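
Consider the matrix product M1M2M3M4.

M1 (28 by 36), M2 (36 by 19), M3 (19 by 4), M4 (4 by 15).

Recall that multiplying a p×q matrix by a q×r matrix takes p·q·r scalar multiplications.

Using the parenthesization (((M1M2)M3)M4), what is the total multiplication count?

22960

(M1M2): 28×36 by 36×19 → 28×19, cost 28·36·19 = 19152
((M1M2)M3): 28×19 by 19×4 → 28×4, cost 28·19·4 = 2128; cumulative 21280
(((M1M2)M3)M4): 28×4 by 4×15 → 28×15, cost 28·4·15 = 1680; cumulative 22960
Total: 22960 scalar multiplications.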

☆ ☆ ☆ ☆ ☆

→ Work to complete
Starting with the line that contains "Recall that multiplying", write out each line through the end of the listing, exactly as it appears, and include nothing else.

→ Answer space
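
Recall that multiplying a p×q matrix by a q×r matrix takes p·q·r scalar multiplications.

Using the parenthesization (((M1M2)M3)M4), what is the total multiplication count?

22960

(M1M2): 28×36 by 36×19 → 28×19, cost 28·36·19 = 19152
((M1M2)M3): 28×19 by 19×4 → 28×4, cost 28·19·4 = 2128; cumulative 21280
(((M1M2)M3)M4): 28×4 by 4×15 → 28×15, cost 28·4·15 = 1680; cumulative 22960
Total: 22960 scalar multiplications.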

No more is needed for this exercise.